> _Task to carry out_
Where a line in the entries below contains the word "Each", count it. Return the total alone.
--- Data supplied ---
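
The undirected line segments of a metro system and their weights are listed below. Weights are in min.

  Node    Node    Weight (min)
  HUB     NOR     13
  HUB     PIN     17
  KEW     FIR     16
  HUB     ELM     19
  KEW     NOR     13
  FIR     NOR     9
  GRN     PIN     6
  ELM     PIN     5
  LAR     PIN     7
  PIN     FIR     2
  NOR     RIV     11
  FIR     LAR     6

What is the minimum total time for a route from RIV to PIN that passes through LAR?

Best RIV to LAR: RIV–NOR–FIR–LAR costing 26
Best LAR to PIN: LAR–PIN costing 7
Total via LAR: 26 + 7 = 33 min.

33 min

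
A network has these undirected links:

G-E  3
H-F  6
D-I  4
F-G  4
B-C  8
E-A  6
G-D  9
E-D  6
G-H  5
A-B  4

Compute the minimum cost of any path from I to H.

Compare a few routes:
I - D - G - F - H: 4+9+4+6 = 23
I - D - E - G - F - H: 4+6+3+4+6 = 23
I - D - G - H: 4+9+5 = 18
The minimum is 18 via I - D - G - H.

18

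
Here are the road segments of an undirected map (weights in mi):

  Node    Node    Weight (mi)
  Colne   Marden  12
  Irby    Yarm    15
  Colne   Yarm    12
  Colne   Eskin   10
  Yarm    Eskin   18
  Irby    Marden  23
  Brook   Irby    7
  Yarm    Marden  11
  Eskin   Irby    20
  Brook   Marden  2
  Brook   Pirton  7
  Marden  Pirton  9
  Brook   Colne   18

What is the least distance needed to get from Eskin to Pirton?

31 mi

Shortest distances from Eskin:
Eskin: 0
Colne: 10  (via Eskin)
Yarm: 18  (via Eskin)
Irby: 20  (via Eskin)
Marden: 22  (via Colne)
Brook: 24  (via Marden)
Pirton: 31  (via Marden)
Shortest route: Eskin–Colne–Marden–Pirton = 31 mi.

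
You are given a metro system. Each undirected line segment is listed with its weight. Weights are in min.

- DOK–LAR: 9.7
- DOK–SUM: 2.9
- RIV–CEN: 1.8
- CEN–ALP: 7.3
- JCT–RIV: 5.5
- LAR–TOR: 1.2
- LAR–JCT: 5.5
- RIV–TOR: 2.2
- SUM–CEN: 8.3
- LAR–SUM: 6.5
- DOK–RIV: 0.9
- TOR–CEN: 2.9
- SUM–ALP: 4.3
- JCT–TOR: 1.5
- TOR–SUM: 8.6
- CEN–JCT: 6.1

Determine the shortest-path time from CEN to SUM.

5.6 min

Running Dijkstra from CEN:
CEN: 0
RIV: 1.8  (via CEN)
DOK: 2.7  (via RIV)
TOR: 2.9  (via CEN)
LAR: 4.1  (via TOR)
JCT: 4.4  (via TOR)
SUM: 5.6  (via DOK)
Shortest route: CEN → RIV → DOK → SUM = 5.6 min.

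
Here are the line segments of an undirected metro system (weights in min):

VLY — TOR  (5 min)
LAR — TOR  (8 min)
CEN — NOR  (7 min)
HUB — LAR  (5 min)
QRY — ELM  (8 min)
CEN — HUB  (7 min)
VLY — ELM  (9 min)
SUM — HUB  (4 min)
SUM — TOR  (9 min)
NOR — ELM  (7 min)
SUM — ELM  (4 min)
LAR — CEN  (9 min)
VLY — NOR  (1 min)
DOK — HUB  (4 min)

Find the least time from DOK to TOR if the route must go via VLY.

24 min

Shortest DOK→VLY: DOK → HUB → CEN → NOR → VLY = 19
Best VLY to TOR: VLY → TOR costing 5
Total via VLY: 19 + 5 = 24 min.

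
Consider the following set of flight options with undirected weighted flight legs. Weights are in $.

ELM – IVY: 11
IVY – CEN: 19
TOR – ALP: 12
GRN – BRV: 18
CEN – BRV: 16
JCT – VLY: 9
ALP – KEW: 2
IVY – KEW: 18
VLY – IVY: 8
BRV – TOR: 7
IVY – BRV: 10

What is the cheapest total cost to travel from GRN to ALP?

$37

Settle nodes by increasing distance from GRN:
GRN: 0
BRV: 18  (via GRN)
TOR: 25  (via BRV)
IVY: 28  (via BRV)
CEN: 34  (via BRV)
VLY: 36  (via IVY)
ALP: 37  (via TOR)
Shortest route: GRN → BRV → TOR → ALP = $37.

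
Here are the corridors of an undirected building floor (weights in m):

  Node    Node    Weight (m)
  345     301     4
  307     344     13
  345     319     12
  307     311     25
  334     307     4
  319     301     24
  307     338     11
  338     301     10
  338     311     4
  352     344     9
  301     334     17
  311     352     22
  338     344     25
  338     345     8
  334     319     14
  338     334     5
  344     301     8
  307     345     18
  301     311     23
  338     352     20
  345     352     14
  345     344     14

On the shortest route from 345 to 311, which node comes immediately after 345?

Candidate routes:
345 → 301 → 311: 4+23 = 27
345 → 301 → 338 → 311: 4+10+4 = 18
345 → 338 → 311: 8+4 = 12
Cheapest is 345 → 338 → 311 at 12 m.
So from 345 the first move is to 338.

338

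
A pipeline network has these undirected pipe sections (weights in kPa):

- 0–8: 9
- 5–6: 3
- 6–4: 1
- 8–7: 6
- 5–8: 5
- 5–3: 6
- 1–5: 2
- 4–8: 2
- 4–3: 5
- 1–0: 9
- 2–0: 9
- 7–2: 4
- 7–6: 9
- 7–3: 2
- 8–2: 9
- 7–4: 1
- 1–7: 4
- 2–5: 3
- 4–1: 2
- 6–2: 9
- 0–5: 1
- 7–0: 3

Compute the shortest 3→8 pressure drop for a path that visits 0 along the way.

11 kPa

Best 3 to 0: 3–7–0 costing 5
Shortest 0→8: 0–5–8 = 6
Total via 0: 5 + 6 = 11 kPa.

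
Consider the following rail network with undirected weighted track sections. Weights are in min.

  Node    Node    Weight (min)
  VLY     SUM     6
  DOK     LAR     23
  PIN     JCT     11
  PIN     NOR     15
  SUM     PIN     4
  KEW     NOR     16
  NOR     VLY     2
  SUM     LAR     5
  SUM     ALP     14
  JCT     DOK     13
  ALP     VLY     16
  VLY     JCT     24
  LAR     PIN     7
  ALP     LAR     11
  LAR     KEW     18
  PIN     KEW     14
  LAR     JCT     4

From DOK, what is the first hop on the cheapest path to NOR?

Enumerating some paths:
DOK → LAR → SUM → VLY → NOR: 23+5+6+2 = 36
DOK → JCT → LAR → PIN → SUM → VLY → NOR: 13+4+7+4+6+2 = 36
DOK → JCT → LAR → SUM → VLY → NOR: 13+4+5+6+2 = 30
DOK → JCT → PIN → SUM → VLY → NOR: 13+11+4+6+2 = 36
The minimum is 30 min via DOK → JCT → LAR → SUM → VLY → NOR.
So from DOK the first move is to JCT.

JCT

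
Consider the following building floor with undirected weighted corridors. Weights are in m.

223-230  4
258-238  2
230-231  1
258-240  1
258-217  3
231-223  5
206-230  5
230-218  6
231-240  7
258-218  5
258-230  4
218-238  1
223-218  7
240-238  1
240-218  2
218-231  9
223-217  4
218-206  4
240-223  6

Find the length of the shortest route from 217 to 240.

4 m

Running Dijkstra from 217:
217: 0
258: 3  (via 217)
240: 4  (via 258)
Shortest route: 217–258–240 = 4 m.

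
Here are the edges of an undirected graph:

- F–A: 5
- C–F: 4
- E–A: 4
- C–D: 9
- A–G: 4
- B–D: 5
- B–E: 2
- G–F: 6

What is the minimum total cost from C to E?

Enumerating some paths:
C → F → A → E: 4+5+4 = 13
C → D → B → E: 9+5+2 = 16
C → F → G → A → E: 4+6+4+4 = 18
Cheapest is C → F → A → E at 13.

13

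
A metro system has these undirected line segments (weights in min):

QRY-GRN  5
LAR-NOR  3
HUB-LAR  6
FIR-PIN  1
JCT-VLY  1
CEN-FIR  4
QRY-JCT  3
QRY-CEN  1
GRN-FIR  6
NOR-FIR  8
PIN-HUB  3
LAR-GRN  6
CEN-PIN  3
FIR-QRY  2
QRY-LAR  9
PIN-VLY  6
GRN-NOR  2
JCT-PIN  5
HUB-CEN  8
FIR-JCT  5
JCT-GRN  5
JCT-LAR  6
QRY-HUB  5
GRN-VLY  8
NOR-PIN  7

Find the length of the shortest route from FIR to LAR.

10 min

Candidate routes:
FIR → PIN → HUB → LAR: 1+3+6 = 10
FIR → NOR → LAR: 8+3 = 11
FIR → JCT → LAR: 5+6 = 11
FIR → PIN → NOR → LAR: 1+7+3 = 11
The minimum is 10 min via FIR → PIN → HUB → LAR.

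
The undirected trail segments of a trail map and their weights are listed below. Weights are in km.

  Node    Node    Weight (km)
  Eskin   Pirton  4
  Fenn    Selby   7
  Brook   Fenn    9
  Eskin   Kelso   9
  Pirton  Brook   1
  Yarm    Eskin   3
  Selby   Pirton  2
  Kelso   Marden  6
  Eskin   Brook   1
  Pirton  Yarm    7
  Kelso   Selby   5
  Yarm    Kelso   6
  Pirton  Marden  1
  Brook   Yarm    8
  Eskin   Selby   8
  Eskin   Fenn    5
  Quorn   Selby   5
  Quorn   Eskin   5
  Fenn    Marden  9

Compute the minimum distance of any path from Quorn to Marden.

Compare a few routes:
Quorn - Eskin - Pirton - Marden: 5+4+1 = 10
Quorn - Selby - Kelso - Marden: 5+5+6 = 16
Quorn - Selby - Eskin - Brook - Pirton - Marden: 5+8+1+1+1 = 16
Quorn - Selby - Pirton - Marden: 5+2+1 = 8
Cheapest is Quorn - Selby - Pirton - Marden at 8 km.

8 km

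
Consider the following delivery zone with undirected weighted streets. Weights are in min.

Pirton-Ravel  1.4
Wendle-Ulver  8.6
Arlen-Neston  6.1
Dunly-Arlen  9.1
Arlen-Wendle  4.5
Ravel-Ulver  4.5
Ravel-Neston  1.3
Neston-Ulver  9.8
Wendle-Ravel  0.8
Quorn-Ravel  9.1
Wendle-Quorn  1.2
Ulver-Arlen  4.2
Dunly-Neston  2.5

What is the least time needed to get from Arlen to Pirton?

Candidate routes:
Arlen - Ulver - Ravel - Pirton: 4.2+4.5+1.4 = 10.1
Arlen - Neston - Ravel - Pirton: 6.1+1.3+1.4 = 8.8
Arlen - Wendle - Ravel - Pirton: 4.5+0.8+1.4 = 6.7
The minimum is 6.7 min via Arlen - Wendle - Ravel - Pirton.

6.7 min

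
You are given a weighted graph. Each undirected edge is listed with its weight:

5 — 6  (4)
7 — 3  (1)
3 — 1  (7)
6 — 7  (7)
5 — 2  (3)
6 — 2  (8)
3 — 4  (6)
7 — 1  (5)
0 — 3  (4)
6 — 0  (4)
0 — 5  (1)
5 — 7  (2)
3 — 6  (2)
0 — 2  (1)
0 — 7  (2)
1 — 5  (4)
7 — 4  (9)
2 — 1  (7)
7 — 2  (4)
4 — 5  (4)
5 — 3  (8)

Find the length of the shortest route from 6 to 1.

Settle nodes by increasing distance from 6:
6: 0
3: 2  (via 6)
7: 3  (via 3)
0: 4  (via 6)
5: 4  (via 6)
2: 5  (via 0)
1: 8  (via 7)
Shortest route: 6–3–7–1 = 8.

8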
---
> _Solution_
2